• _WHAT IS REQUIRED_:
The records should be restated exactly from their first line through the line with "1. 1y par swap, fixed" in it.

──────── RECORDS ────────

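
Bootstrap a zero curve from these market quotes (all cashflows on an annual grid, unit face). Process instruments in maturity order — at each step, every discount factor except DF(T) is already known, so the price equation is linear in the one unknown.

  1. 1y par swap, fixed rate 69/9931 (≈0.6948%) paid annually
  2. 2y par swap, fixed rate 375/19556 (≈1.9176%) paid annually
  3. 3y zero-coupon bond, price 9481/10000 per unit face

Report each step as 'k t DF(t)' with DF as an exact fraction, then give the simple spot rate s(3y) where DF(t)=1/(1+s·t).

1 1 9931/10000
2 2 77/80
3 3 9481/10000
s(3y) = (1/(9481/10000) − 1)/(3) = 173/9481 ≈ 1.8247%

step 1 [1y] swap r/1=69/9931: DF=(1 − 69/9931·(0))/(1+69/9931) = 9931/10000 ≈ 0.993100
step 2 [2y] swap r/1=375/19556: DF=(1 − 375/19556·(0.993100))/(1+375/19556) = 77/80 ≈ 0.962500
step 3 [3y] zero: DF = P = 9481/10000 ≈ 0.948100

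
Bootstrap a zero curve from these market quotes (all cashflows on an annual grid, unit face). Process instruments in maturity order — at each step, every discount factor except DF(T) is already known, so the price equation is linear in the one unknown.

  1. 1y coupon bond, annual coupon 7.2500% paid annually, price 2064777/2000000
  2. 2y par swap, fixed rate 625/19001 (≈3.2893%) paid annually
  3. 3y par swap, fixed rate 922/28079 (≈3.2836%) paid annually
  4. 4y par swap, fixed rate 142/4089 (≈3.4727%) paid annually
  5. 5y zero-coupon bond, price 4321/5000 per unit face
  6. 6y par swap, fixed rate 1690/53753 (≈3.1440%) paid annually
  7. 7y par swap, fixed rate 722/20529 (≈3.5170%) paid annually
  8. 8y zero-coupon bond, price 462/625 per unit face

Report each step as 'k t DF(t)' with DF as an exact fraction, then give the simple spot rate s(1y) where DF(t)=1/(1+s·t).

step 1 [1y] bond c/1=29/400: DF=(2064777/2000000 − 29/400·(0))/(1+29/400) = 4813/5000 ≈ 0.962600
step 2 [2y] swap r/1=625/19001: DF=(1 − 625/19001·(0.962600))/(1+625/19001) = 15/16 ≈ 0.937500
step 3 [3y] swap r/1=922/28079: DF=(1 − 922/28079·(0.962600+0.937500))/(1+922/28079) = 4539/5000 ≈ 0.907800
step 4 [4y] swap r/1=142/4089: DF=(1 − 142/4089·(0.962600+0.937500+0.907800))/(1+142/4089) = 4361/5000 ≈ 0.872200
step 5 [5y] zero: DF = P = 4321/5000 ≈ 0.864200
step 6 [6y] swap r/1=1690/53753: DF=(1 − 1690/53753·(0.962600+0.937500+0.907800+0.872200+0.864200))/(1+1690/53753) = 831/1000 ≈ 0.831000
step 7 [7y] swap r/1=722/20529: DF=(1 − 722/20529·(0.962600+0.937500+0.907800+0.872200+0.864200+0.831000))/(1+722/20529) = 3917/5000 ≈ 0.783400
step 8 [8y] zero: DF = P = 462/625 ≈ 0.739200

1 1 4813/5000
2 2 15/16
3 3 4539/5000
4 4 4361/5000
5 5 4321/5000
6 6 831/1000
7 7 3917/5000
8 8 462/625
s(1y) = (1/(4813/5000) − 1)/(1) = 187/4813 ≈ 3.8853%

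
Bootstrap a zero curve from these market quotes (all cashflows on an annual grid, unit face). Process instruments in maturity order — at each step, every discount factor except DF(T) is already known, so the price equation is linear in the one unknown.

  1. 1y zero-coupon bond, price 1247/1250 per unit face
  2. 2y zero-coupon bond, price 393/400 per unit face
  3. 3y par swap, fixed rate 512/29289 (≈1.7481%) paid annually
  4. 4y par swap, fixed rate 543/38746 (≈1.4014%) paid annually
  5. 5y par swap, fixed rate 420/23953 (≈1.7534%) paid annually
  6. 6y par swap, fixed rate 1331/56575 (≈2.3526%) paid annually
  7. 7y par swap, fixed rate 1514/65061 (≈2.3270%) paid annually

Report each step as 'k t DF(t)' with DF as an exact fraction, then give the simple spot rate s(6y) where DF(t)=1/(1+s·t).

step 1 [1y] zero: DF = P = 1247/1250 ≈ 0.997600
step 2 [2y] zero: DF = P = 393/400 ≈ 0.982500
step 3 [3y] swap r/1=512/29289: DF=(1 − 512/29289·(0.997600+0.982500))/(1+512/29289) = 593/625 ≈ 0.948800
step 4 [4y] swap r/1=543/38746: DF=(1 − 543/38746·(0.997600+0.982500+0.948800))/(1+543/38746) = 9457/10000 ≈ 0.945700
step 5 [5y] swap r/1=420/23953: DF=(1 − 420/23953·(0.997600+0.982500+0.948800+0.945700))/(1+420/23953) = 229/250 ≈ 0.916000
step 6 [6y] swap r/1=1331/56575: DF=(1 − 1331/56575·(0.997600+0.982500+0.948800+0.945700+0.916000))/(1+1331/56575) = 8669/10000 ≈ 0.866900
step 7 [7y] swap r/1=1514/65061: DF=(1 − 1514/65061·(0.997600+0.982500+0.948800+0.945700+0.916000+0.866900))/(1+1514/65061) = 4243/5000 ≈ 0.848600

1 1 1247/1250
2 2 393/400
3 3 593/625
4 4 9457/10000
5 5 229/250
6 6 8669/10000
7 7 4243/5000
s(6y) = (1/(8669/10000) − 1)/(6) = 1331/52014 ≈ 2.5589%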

────────

• _EXERCISE RESPONSE_:
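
Bootstrap a zero curve from these market quotes (all cashflows on an annual grid, unit face). Process instruments in maturity order — at each step, every discount factor except DF(T) is already known, so the price equation is linear in the one unknown.

  1. 1y par swap, fixed rate 69/9931 (≈0.6948%) paid annually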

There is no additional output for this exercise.